## TASK GOAL
For each record here, output an exact copy.
*** RECORDS SHOWN Section Begins ***
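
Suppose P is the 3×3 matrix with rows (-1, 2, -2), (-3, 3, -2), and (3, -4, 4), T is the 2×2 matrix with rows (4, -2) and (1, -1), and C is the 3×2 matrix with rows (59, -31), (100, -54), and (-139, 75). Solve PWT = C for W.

W = [[-4, -5], [1, -5], [-4, -4]]

Isolating W: multiply by P⁻¹ from the left and T⁻¹ from the right, so W = P⁻¹CT⁻¹.
det P = 2; the adjugate gives P⁻¹ = [[2, 0, 1], [3, 1, 2], [3/2, 1, 3/2]].
T has determinant -2; T⁻¹ = [[1/2, -1], [1/2, -2]].
P⁻¹C = [[-21, 13], [-1, 3], [-20, 12]].
W = (P⁻¹C)T⁻¹ = [[-4, -5], [1, -5], [-4, -4]].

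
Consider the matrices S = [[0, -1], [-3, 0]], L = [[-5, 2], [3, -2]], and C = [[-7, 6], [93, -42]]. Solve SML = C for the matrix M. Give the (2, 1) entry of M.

1

Left-multiply by S⁻¹ and right-multiply by L⁻¹: M = S⁻¹CL⁻¹.
det S = -3; the adjugate gives S⁻¹ = [[0, -1/3], [-1, 0]].
L has determinant 4; L⁻¹ = [[-1/2, -1/2], [-3/4, -5/4]].
S⁻¹C = [[-31, 14], [7, -6]].
M = (S⁻¹C)L⁻¹ = [[5, -2], [1, 4]].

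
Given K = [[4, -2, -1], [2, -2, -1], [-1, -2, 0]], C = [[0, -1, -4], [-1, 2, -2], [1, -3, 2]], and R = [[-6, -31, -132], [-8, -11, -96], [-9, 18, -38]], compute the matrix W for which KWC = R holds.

W = [[5, 2, 3], [-5, -3, 1], [0, -5, -3]]

Isolating W: multiply by K⁻¹ from the left and C⁻¹ from the right, so W = K⁻¹RC⁻¹.
K has determinant -4; K⁻¹ = [[1/2, -1/2, 0], [-1/4, 1/4, -1/2], [3/2, -5/2, 1]].
det C = -4, so C⁻¹ = [[1/2, -7/2, -5/2], [0, -1, -1], [-1/4, 1/4, 1/4]].
K⁻¹R = [[1, -10, -18], [4, -4, 28], [2, -1, 4]].
W = (K⁻¹R)C⁻¹ = [[5, 2, 3], [-5, -3, 1], [0, -5, -3]].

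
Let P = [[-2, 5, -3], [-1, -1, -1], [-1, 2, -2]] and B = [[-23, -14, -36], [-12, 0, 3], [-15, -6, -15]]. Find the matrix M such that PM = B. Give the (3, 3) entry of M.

0

Since P multiplies M on the left, M = P⁻¹B.
det P = -4; the adjugate gives P⁻¹ = [[-1, -1, 2], [1/4, -1/4, -1/4], [3/4, 1/4, -7/4]].
M = P⁻¹B = [[-1, -1, 2], [1/4, -1/4, -1/4], [3/4, 1/4, -7/4]] · [[-23, -14, -36], [-12, 0, 3], [-15, -6, -15]] = [[5, 2, 3], [1, -2, -6], [6, 0, 0]].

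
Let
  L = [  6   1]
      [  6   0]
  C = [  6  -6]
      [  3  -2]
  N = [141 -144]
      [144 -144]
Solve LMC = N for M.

Left-multiply by L⁻¹ and right-multiply by C⁻¹: M = L⁻¹NC⁻¹.
L has determinant -6; L⁻¹ = [[0, 1/6], [1, -1]].
det C = 6, so C⁻¹ = [[-1/3, 1], [-1/2, 1]].
L⁻¹N = [[24, -24], [-3, 0]].
M = (L⁻¹N)C⁻¹ = [[4, 0], [1, -3]].

M = [[4, 0], [1, -3]]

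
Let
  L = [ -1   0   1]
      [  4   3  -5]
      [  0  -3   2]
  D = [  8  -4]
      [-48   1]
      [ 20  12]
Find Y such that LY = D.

Left-multiplying both sides by L⁻¹ gives Y = L⁻¹D.
L has determinant -3; L⁻¹ = [[3, 1, 1], [8/3, 2/3, 1/3], [4, 1, 1]].
Y = L⁻¹D = [[3, 1, 1], [8/3, 2/3, 1/3], [4, 1, 1]] · [[8, -4], [-48, 1], [20, 12]] = [[-4, 1], [-4, -6], [4, -3]].

Y = [[-4, 1], [-4, -6], [4, -3]]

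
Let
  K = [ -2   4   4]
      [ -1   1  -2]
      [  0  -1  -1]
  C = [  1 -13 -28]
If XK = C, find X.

X = [[-3, 5, 6]]

K is on the right of X, so right-multiply by K⁻¹: X = CK⁻¹.
det K = 6; the adjugate gives K⁻¹ = [[-1/2, 0, -2], [-1/6, 1/3, -4/3], [1/6, -1/3, 1/3]].
X = CK⁻¹ = [[1, -13, -28]] · [[-1/2, 0, -2], [-1/6, 1/3, -4/3], [1/6, -1/3, 1/3]] = [[-3, 5, 6]].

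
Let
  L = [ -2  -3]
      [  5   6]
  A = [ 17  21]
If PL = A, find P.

P = [[-1, 3]]

Right-multiplying both sides by L⁻¹ gives P = AL⁻¹.
det L = 3, so L⁻¹ = [[2, 1], [-5/3, -2/3]].
P = AL⁻¹ = [[17, 21]] · [[2, 1], [-5/3, -2/3]] = [[-1, 3]].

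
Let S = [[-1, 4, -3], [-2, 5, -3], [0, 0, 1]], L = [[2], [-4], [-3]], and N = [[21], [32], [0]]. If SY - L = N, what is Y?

SY = N + L = [[23], [28], [-3]].
S is on the left of Y, so left-multiply by S⁻¹: Y = S⁻¹(N + L).
det S = 3, so S⁻¹ = [[5/3, -4/3, 1], [2/3, -1/3, 1], [0, 0, 1]].
Y = S⁻¹(N + L) = [[-2], [3], [-3]].

Y = [[-2], [3], [-3]]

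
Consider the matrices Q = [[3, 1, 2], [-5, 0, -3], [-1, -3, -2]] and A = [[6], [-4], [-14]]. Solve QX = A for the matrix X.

Since Q multiplies X on the left, X = Q⁻¹A.
det Q = -4; the adjugate gives Q⁻¹ = [[9/4, 1, 3/4], [7/4, 1, 1/4], [-15/4, -2, -5/4]].
X = Q⁻¹A = [[9/4, 1, 3/4], [7/4, 1, 1/4], [-15/4, -2, -5/4]] · [[6], [-4], [-14]] = [[-1], [3], [3]].

X = [[-1], [3], [3]]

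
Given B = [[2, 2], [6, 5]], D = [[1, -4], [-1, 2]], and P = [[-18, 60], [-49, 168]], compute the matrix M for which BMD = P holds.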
*** RECORDS SHOWN Section Ends ***
## ANSWER BOX
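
Suppose P is the 3×3 matrix with rows (-1, 2, -2), (-3, 3, -2), and (3, -4, 4), T is the 2×2 matrix with rows (4, -2) and (1, -1), and C is the 3×2 matrix with rows (59, -31), (100, -54), and (-139, 75). Solve PWT = C for W.

W = [[-4, -5], [1, -5], [-4, -4]]

Isolating W: multiply by P⁻¹ from the left and T⁻¹ from the right, so W = P⁻¹CT⁻¹.
det P = 2; the adjugate gives P⁻¹ = [[2, 0, 1], [3, 1, 2], [3/2, 1, 3/2]].
T has determinant -2; T⁻¹ = [[1/2, -1], [1/2, -2]].
P⁻¹C = [[-21, 13], [-1, 3], [-20, 12]].
W = (P⁻¹C)T⁻¹ = [[-4, -5], [1, -5], [-4, -4]].

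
Consider the matrices S = [[0, -1], [-3, 0]], L = [[-5, 2], [3, -2]], and C = [[-7, 6], [93, -42]]. Solve SML = C for the matrix M. Give the (2, 1) entry of M.

1

Left-multiply by S⁻¹ and right-multiply by L⁻¹: M = S⁻¹CL⁻¹.
det S = -3; the adjugate gives S⁻¹ = [[0, -1/3], [-1, 0]].
L has determinant 4; L⁻¹ = [[-1/2, -1/2], [-3/4, -5/4]].
S⁻¹C = [[-31, 14], [7, -6]].
M = (S⁻¹C)L⁻¹ = [[5, -2], [1, 4]].

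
Given K = [[4, -2, -1], [2, -2, -1], [-1, -2, 0]], C = [[0, -1, -4], [-1, 2, -2], [1, -3, 2]], and R = [[-6, -31, -132], [-8, -11, -96], [-9, 18, -38]], compute the matrix W for which KWC = R holds.

W = [[5, 2, 3], [-5, -3, 1], [0, -5, -3]]

Isolating W: multiply by K⁻¹ from the left and C⁻¹ from the right, so W = K⁻¹RC⁻¹.
K has determinant -4; K⁻¹ = [[1/2, -1/2, 0], [-1/4, 1/4, -1/2], [3/2, -5/2, 1]].
det C = -4, so C⁻¹ = [[1/2, -7/2, -5/2], [0, -1, -1], [-1/4, 1/4, 1/4]].
K⁻¹R = [[1, -10, -18], [4, -4, 28], [2, -1, 4]].
W = (K⁻¹R)C⁻¹ = [[5, 2, 3], [-5, -3, 1], [0, -5, -3]].

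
Let P = [[-2, 5, -3], [-1, -1, -1], [-1, 2, -2]] and B = [[-23, -14, -36], [-12, 0, 3], [-15, -6, -15]]. Find the matrix M such that PM = B. Give the (3, 3) entry of M.

0

Since P multiplies M on the left, M = P⁻¹B.
det P = -4; the adjugate gives P⁻¹ = [[-1, -1, 2], [1/4, -1/4, -1/4], [3/4, 1/4, -7/4]].
M = P⁻¹B = [[-1, -1, 2], [1/4, -1/4, -1/4], [3/4, 1/4, -7/4]] · [[-23, -14, -36], [-12, 0, 3], [-15, -6, -15]] = [[5, 2, 3], [1, -2, -6], [6, 0, 0]].

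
Let
  L = [  6   1]
      [  6   0]
  C = [  6  -6]
      [  3  -2]
  N = [141 -144]
      [144 -144]
Solve LMC = N for M.

Left-multiply by L⁻¹ and right-multiply by C⁻¹: M = L⁻¹NC⁻¹.
L has determinant -6; L⁻¹ = [[0, 1/6], [1, -1]].
det C = 6, so C⁻¹ = [[-1/3, 1], [-1/2, 1]].
L⁻¹N = [[24, -24], [-3, 0]].
M = (L⁻¹N)C⁻¹ = [[4, 0], [1, -3]].

M = [[4, 0], [1, -3]]

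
Let
  L = [ -1   0   1]
      [  4   3  -5]
      [  0  -3   2]
  D = [  8  -4]
      [-48   1]
      [ 20  12]
Find Y such that LY = D.

Left-multiplying both sides by L⁻¹ gives Y = L⁻¹D.
L has determinant -3; L⁻¹ = [[3, 1, 1], [8/3, 2/3, 1/3], [4, 1, 1]].
Y = L⁻¹D = [[3, 1, 1], [8/3, 2/3, 1/3], [4, 1, 1]] · [[8, -4], [-48, 1], [20, 12]] = [[-4, 1], [-4, -6], [4, -3]].

Y = [[-4, 1], [-4, -6], [4, -3]]

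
Let
  K = [ -2   4   4]
      [ -1   1  -2]
      [  0  -1  -1]
  C = [  1 -13 -28]
If XK = C, find X.

X = [[-3, 5, 6]]

K is on the right of X, so right-multiply by K⁻¹: X = CK⁻¹.
det K = 6; the adjugate gives K⁻¹ = [[-1/2, 0, -2], [-1/6, 1/3, -4/3], [1/6, -1/3, 1/3]].
X = CK⁻¹ = [[1, -13, -28]] · [[-1/2, 0, -2], [-1/6, 1/3, -4/3], [1/6, -1/3, 1/3]] = [[-3, 5, 6]].

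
Let
  L = [ -2  -3]
      [  5   6]
  A = [ 17  21]
If PL = A, find P.

P = [[-1, 3]]

Right-multiplying both sides by L⁻¹ gives P = AL⁻¹.
det L = 3, so L⁻¹ = [[2, 1], [-5/3, -2/3]].
P = AL⁻¹ = [[17, 21]] · [[2, 1], [-5/3, -2/3]] = [[-1, 3]].

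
Let S = [[-1, 4, -3], [-2, 5, -3], [0, 0, 1]], L = [[2], [-4], [-3]], and N = [[21], [32], [0]]. If SY - L = N, what is Y?

SY = N + L = [[23], [28], [-3]].
S is on the left of Y, so left-multiply by S⁻¹: Y = S⁻¹(N + L).
det S = 3, so S⁻¹ = [[5/3, -4/3, 1], [2/3, -1/3, 1], [0, 0, 1]].
Y = S⁻¹(N + L) = [[-2], [3], [-3]].

Y = [[-2], [3], [-3]]

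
Consider the matrices Q = [[3, 1, 2], [-5, 0, -3], [-1, -3, -2]] and A = [[6], [-4], [-14]]. Solve QX = A for the matrix X.

Since Q multiplies X on the left, X = Q⁻¹A.
det Q = -4; the adjugate gives Q⁻¹ = [[9/4, 1, 3/4], [7/4, 1, 1/4], [-15/4, -2, -5/4]].
X = Q⁻¹A = [[9/4, 1, 3/4], [7/4, 1, 1/4], [-15/4, -2, -5/4]] · [[6], [-4], [-14]] = [[-1], [3], [3]].

X = [[-1], [3], [3]]

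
Given B = [[2, 2], [6, 5]], D = [[1, -4], [-1, 2]], and P = [[-18, 60], [-49, 168]], compute the matrix M for which BMD = P holds.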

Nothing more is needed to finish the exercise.